Your answer should be the exact lines of the data below from the one containing "A single applicant" through the one containing "Out of 5483"; please include nothing else.

[Opening Supplied entries section]

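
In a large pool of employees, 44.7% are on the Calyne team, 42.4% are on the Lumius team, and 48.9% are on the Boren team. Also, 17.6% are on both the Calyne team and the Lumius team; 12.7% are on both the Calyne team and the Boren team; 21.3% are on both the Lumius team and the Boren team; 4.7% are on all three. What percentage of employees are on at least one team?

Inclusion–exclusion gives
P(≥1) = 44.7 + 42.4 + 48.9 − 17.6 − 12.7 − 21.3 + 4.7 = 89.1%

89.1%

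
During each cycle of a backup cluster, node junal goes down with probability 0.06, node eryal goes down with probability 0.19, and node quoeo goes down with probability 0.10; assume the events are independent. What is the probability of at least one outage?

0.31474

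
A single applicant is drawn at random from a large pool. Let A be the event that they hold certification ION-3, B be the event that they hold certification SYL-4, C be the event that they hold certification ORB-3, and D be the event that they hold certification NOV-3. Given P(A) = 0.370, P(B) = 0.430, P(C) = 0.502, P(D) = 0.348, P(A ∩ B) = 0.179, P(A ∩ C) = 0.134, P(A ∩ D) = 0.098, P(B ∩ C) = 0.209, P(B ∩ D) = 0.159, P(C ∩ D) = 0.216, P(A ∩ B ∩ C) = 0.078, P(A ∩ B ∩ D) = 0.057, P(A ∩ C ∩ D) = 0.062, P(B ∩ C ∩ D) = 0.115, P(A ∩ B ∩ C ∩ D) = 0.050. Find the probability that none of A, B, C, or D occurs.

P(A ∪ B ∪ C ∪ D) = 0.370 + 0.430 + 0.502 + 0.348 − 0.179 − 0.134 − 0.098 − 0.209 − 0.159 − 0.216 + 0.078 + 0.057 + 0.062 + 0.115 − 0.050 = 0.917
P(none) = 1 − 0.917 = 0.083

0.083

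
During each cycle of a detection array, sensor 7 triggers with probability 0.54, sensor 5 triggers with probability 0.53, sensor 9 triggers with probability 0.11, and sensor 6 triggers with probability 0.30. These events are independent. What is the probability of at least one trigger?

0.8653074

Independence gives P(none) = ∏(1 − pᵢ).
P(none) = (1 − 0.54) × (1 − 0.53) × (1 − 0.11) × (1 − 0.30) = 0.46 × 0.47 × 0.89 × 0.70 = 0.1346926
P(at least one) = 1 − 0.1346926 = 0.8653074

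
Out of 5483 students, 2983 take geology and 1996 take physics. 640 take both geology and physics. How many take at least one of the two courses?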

[Closing Supplied entries section]
[Opening Supplied entries section]

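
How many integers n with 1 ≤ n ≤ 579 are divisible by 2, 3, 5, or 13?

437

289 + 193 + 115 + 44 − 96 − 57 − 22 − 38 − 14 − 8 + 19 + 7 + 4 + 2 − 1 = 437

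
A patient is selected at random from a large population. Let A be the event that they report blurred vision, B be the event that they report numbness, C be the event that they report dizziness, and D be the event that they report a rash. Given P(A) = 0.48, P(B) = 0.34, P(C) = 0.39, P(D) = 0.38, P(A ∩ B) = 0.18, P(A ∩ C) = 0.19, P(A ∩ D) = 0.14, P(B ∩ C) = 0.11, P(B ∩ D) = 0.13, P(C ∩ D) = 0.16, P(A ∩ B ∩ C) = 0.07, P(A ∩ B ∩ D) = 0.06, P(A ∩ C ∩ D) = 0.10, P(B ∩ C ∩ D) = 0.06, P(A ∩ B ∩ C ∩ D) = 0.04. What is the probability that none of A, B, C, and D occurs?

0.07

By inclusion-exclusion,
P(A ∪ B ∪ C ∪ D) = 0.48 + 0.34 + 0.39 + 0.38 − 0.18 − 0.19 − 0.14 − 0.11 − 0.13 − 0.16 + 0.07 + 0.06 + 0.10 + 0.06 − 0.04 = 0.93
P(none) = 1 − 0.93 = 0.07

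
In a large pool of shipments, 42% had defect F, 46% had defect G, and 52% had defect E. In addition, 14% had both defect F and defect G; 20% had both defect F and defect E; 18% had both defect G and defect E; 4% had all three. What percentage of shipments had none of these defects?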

[Closing Supplied entries section]
[Opening Supplied entries section]

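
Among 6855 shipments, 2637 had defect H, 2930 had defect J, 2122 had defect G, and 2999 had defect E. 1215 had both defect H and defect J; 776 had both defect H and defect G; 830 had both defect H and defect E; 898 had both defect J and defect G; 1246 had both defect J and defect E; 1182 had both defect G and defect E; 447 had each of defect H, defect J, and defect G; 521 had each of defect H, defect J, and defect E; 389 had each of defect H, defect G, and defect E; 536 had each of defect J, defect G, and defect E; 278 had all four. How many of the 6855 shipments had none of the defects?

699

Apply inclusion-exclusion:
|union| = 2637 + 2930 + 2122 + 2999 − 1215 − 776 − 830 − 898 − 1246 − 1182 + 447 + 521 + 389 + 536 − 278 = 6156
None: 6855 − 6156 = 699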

[Closing Supplied entries section]

### Solution to the exercise
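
A single applicant is drawn at random from a large pool. Let A be the event that they hold certification ION-3, B be the event that they hold certification SYL-4, C be the event that they hold certification ORB-3, and D be the event that they hold certification NOV-3. Given P(A) = 0.370, P(B) = 0.430, P(C) = 0.502, P(D) = 0.348, P(A ∩ B) = 0.179, P(A ∩ C) = 0.134, P(A ∩ D) = 0.098, P(B ∩ C) = 0.209, P(B ∩ D) = 0.159, P(C ∩ D) = 0.216, P(A ∩ B ∩ C) = 0.078, P(A ∩ B ∩ D) = 0.057, P(A ∩ C ∩ D) = 0.062, P(B ∩ C ∩ D) = 0.115, P(A ∩ B ∩ C ∩ D) = 0.050. Find the probability that none of A, B, C, or D occurs.

P(A ∪ B ∪ C ∪ D) = 0.370 + 0.430 + 0.502 + 0.348 − 0.179 − 0.134 − 0.098 − 0.209 − 0.159 − 0.216 + 0.078 + 0.057 + 0.062 + 0.115 − 0.050 = 0.917
P(none) = 1 − 0.917 = 0.083

0.083

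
During each cycle of a detection array, sensor 7 triggers with probability 0.54, sensor 5 triggers with probability 0.53, sensor 9 triggers with probability 0.11, and sensor 6 triggers with probability 0.30. These events are independent. What is the probability of at least one trigger?

0.8653074

Independence gives P(none) = ∏(1 − pᵢ).
P(none) = (1 − 0.54) × (1 − 0.53) × (1 − 0.11) × (1 − 0.30) = 0.46 × 0.47 × 0.89 × 0.70 = 0.1346926
P(at least one) = 1 − 0.1346926 = 0.8653074

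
Out of 5483 students, 2983 take geology and 1996 take physics. 640 take both geology and physics. How many take at least one of the two courses?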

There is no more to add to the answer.